Nothing in the records may be altered, so transcribe them exactly.
════════
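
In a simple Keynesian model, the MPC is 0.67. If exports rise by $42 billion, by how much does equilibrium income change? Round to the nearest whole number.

ΔY ≈ 127

The multiplier is 1/(1 − MPC) = 1/0.33.
ΔY = 42/0.33 = 127.27 ≈ 127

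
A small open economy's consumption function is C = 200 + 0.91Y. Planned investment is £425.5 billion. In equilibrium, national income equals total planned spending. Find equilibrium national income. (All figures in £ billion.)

Y = C + I = 200 + 0.91Y + 425.5
Y − 0.91Y = 625.5
0.09Y = 625.5, so Y = 625.5/0.09 = 6950

Y = 6950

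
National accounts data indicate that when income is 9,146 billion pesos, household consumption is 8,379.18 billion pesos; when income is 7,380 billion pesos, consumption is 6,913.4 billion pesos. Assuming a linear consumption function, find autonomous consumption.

MPC = ΔC/ΔY = (8379.18 − 6913.4)/(9146 − 7380) = 1465.78/1766 = 0.83
a = C − MPC·Y = 6913.4 − 0.83(7380) = 6913.4 − 6125.4 = 788

a = 788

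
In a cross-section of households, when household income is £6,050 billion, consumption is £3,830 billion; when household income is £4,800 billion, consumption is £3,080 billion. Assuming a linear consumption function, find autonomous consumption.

MPC = ΔC/ΔY = (3830 − 3080)/(6050 − 4800) = 750/1250 = 0.6
a = C − MPC·Y = 3080 − 0.6(4800) = 3080 − 2880 = 200

a = 200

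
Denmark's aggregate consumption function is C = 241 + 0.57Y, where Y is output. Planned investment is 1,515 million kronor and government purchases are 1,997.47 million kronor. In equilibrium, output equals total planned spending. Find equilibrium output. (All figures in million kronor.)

Y = C + I + G = 241 + 0.57Y + 1515 + 1997.47
Y − 0.57Y = 3753.47
0.43Y = 3753.47, so Y = 3753.47/0.43 = 8729

Y = 8729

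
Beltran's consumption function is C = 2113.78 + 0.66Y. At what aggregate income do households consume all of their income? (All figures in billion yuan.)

Y = 6217

At break-even, C = Y: 2113.78 + 0.66Y = Y
0.34Y = 2113.78, so Y = 2113.78/0.34 = 6217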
════════
• [Exercise answer]
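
In a simple Keynesian model, the MPC is 0.67. If exports rise by $42 billion, by how much does equilibrium income change? Round to the nearest whole number.

ΔY ≈ 127

The multiplier is 1/(1 − MPC) = 1/0.33.
ΔY = 42/0.33 = 127.27 ≈ 127

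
A small open economy's consumption function is C = 200 + 0.91Y. Planned investment is £425.5 billion. In equilibrium, national income equals total planned spending. Find equilibrium national income. (All figures in £ billion.)

Y = C + I = 200 + 0.91Y + 425.5
Y − 0.91Y = 625.5
0.09Y = 625.5, so Y = 625.5/0.09 = 6950

Y = 6950

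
National accounts data indicate that when income is 9,146 billion pesos, household consumption is 8,379.18 billion pesos; when income is 7,380 billion pesos, consumption is 6,913.4 billion pesos. Assuming a linear consumption function, find autonomous consumption.

MPC = ΔC/ΔY = (8379.18 − 6913.4)/(9146 − 7380) = 1465.78/1766 = 0.83
a = C − MPC·Y = 6913.4 − 0.83(7380) = 6913.4 − 6125.4 = 788

a = 788

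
In a cross-section of households, when household income is £6,050 billion, consumption is £3,830 billion; when household income is £4,800 billion, consumption is £3,080 billion. Assuming a linear consumption function, find autonomous consumption.

MPC = ΔC/ΔY = (3830 − 3080)/(6050 − 4800) = 750/1250 = 0.6
a = C − MPC·Y = 3080 − 0.6(4800) = 3080 − 2880 = 200

a = 200

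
Denmark's aggregate consumption function is C = 241 + 0.57Y, where Y is output. Planned investment is 1,515 million kronor and government purchases are 1,997.47 million kronor. In equilibrium, output equals total planned spending. Find equilibrium output. (All figures in million kronor.)

Y = C + I + G = 241 + 0.57Y + 1515 + 1997.47
Y − 0.57Y = 3753.47
0.43Y = 3753.47, so Y = 3753.47/0.43 = 8729

Y = 8729

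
Beltran's consumption function is C = 2113.78 + 0.66Y. At what aggregate income do households consume all of their income? (All figures in billion yuan.)

Y = 6217

At break-even, C = Y: 2113.78 + 0.66Y = Y
0.34Y = 2113.78, so Y = 2113.78/0.34 = 6217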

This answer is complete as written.